_Your objective:_
Every line below needs to be reproduced exactly.

_Data extracts:_
--------------------------------
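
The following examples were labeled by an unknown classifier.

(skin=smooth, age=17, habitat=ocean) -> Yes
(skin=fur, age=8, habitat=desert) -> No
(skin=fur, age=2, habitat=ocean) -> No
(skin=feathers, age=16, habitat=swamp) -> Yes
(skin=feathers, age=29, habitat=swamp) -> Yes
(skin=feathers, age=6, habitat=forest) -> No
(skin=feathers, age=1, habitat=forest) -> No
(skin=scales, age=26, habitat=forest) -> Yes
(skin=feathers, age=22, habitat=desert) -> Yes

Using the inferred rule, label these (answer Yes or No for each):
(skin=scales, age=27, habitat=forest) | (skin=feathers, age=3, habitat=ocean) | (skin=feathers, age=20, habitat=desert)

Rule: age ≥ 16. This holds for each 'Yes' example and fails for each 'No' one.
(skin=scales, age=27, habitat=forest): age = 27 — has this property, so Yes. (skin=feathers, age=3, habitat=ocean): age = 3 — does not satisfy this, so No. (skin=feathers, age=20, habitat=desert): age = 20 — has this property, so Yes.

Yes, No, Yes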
--------------------------------
_Answer area:_
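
The following examples were labeled by an unknown classifier.

(skin=smooth, age=17, habitat=ocean) -> Yes
(skin=fur, age=8, habitat=desert) -> No
(skin=fur, age=2, habitat=ocean) -> No
(skin=feathers, age=16, habitat=swamp) -> Yes
(skin=feathers, age=29, habitat=swamp) -> Yes
(skin=feathers, age=6, habitat=forest) -> No
(skin=feathers, age=1, habitat=forest) -> No
(skin=scales, age=26, habitat=forest) -> Yes
(skin=feathers, age=22, habitat=desert) -> Yes

Using the inferred rule, label these (answer Yes or No for each):
(skin=scales, age=27, habitat=forest) | (skin=feathers, age=3, habitat=ocean) | (skin=feathers, age=20, habitat=desert)

Rule: age ≥ 16. This holds for each 'Yes' example and fails for each 'No' one.
(skin=scales, age=27, habitat=forest): age = 27 — has this property, so Yes. (skin=feathers, age=3, habitat=ocean): age = 3 — does not satisfy this, so No. (skin=feathers, age=20, habitat=desert): age = 20 — has this property, so Yes.

Yes, No, Yes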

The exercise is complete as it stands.